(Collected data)
********************

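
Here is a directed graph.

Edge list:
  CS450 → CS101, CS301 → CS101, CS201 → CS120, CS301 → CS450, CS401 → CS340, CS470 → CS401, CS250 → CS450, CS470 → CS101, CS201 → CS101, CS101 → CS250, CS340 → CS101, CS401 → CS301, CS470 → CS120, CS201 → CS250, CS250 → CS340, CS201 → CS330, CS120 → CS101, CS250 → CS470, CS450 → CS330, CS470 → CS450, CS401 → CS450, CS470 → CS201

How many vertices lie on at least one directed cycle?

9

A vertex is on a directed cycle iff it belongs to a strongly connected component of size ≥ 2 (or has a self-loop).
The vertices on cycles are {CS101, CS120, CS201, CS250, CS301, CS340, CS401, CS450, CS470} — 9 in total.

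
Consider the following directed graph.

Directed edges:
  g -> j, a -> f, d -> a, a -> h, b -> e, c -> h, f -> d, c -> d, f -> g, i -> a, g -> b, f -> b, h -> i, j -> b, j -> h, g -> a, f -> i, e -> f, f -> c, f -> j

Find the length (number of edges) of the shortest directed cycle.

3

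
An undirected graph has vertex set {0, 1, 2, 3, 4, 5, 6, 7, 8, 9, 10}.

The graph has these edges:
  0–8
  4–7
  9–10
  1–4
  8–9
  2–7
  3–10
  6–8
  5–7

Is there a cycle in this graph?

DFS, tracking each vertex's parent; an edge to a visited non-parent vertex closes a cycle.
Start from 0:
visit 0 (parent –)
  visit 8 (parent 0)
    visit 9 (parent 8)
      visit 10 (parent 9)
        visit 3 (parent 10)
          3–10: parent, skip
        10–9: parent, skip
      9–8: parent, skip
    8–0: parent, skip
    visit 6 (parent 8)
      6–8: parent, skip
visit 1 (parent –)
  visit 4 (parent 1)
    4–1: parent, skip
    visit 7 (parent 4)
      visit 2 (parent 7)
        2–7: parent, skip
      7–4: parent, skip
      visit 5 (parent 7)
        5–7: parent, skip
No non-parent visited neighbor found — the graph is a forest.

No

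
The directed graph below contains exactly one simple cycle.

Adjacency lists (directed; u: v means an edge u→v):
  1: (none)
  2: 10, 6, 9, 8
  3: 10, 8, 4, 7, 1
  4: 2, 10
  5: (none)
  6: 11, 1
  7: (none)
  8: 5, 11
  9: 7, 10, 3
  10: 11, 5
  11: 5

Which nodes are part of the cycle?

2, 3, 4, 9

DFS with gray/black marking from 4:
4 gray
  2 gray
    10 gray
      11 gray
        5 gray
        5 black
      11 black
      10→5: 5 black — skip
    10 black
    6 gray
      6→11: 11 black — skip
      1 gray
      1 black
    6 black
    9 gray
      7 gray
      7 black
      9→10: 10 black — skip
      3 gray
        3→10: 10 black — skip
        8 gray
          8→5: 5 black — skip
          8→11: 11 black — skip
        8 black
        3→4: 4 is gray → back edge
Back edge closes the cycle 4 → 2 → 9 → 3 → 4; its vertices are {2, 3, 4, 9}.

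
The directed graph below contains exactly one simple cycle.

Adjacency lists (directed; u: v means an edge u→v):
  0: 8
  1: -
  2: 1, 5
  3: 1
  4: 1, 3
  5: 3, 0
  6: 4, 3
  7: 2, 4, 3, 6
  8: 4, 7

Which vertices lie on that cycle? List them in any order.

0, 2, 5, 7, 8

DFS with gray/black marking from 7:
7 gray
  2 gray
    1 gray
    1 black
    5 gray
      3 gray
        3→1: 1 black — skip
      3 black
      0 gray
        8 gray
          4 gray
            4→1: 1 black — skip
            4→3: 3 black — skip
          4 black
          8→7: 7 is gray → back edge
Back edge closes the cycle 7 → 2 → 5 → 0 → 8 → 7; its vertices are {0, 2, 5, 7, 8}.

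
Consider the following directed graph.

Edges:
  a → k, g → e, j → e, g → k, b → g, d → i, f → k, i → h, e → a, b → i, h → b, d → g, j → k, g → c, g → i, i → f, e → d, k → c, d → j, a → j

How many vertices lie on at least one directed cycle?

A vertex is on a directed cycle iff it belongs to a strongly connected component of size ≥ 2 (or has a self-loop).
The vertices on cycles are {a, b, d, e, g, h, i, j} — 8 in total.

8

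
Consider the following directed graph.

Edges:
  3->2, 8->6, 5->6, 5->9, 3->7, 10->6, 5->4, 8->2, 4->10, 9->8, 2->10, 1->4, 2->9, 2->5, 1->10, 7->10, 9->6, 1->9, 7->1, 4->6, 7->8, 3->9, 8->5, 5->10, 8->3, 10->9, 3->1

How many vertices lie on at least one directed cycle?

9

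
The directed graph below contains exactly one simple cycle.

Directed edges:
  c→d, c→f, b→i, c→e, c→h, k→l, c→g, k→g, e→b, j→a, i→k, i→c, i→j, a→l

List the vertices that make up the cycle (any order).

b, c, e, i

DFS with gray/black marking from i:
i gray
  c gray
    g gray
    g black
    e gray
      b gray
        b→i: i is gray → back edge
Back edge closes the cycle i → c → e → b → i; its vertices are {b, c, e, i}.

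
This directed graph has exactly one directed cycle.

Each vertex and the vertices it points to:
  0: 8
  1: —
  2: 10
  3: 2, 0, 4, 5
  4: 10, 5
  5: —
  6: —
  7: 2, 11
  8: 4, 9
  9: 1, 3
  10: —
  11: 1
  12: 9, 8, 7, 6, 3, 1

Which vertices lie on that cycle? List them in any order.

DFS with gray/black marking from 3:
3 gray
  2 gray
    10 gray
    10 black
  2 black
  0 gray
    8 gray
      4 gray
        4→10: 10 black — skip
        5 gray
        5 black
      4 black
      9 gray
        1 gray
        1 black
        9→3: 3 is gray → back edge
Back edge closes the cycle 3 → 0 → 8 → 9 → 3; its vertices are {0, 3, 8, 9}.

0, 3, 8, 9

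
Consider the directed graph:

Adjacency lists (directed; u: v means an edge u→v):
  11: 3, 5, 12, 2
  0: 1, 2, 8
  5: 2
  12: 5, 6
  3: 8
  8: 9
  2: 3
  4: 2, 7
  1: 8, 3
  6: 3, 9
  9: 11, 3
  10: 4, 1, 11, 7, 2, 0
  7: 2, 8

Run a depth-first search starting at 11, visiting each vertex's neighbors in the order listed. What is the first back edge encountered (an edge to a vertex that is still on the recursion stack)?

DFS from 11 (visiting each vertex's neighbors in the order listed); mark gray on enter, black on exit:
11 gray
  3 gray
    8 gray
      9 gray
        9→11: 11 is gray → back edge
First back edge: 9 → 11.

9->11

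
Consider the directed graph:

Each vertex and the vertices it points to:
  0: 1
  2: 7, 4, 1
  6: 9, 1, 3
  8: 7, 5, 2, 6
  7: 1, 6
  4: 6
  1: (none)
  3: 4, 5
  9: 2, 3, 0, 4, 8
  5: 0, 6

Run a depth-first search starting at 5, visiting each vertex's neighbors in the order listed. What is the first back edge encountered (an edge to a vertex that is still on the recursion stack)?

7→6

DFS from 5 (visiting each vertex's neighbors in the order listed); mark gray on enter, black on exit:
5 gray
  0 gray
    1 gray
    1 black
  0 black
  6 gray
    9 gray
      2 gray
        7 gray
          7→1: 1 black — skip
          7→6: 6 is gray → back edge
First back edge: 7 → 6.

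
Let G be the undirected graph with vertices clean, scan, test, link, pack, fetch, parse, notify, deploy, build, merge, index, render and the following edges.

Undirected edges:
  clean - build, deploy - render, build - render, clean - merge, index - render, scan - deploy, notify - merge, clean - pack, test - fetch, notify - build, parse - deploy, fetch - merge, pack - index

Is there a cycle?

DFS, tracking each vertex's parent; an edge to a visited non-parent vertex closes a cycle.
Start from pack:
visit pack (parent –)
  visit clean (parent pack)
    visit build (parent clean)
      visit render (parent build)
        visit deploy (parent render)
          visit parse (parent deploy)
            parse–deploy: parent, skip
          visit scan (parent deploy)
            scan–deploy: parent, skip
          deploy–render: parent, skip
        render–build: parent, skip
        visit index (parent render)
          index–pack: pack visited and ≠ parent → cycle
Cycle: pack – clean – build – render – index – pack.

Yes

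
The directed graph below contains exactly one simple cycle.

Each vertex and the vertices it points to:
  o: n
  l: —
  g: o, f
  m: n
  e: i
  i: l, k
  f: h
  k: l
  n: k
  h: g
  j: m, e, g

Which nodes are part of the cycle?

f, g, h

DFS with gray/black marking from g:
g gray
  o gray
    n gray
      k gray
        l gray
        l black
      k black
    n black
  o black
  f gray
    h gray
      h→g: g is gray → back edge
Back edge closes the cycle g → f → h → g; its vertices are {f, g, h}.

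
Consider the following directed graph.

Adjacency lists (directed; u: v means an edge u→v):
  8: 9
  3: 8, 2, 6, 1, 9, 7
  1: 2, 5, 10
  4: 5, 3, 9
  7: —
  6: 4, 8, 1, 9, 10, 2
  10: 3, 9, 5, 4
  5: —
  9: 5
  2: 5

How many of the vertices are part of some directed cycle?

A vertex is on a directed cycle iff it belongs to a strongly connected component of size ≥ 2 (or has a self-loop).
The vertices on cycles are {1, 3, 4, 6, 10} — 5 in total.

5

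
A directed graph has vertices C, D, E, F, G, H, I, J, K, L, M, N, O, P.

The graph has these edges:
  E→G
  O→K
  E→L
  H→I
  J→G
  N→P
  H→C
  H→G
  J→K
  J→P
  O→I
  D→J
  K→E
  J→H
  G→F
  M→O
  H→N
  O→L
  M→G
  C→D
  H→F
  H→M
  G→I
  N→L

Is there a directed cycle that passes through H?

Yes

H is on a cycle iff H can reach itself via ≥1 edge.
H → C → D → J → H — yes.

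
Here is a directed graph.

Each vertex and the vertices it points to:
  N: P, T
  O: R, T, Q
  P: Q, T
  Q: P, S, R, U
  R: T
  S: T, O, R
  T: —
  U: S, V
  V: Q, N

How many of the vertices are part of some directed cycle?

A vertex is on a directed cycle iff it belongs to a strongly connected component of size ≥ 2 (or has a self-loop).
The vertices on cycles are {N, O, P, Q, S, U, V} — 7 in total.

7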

********************

◆ PROBLEM REQUIREMENTS: Output exactly the lines of the data that run from the one containing "Is there a directed" to the very last line, and no others.

◆ WRITTEN ANSWER:
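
Is there a directed cycle that passes through H?

Yes

H is on a cycle iff H can reach itself via ≥1 edge.
H → C → D → J → H — yes.

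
Here is a directed graph.

Each vertex and the vertices it points to:
  N: P, T
  O: R, T, Q
  P: Q, T
  Q: P, S, R, U
  R: T
  S: T, O, R
  T: —
  U: S, V
  V: Q, N

How many of the vertices are part of some directed cycle?

A vertex is on a directed cycle iff it belongs to a strongly connected component of size ≥ 2 (or has a self-loop).
The vertices on cycles are {N, O, P, Q, S, U, V} — 7 in total.

7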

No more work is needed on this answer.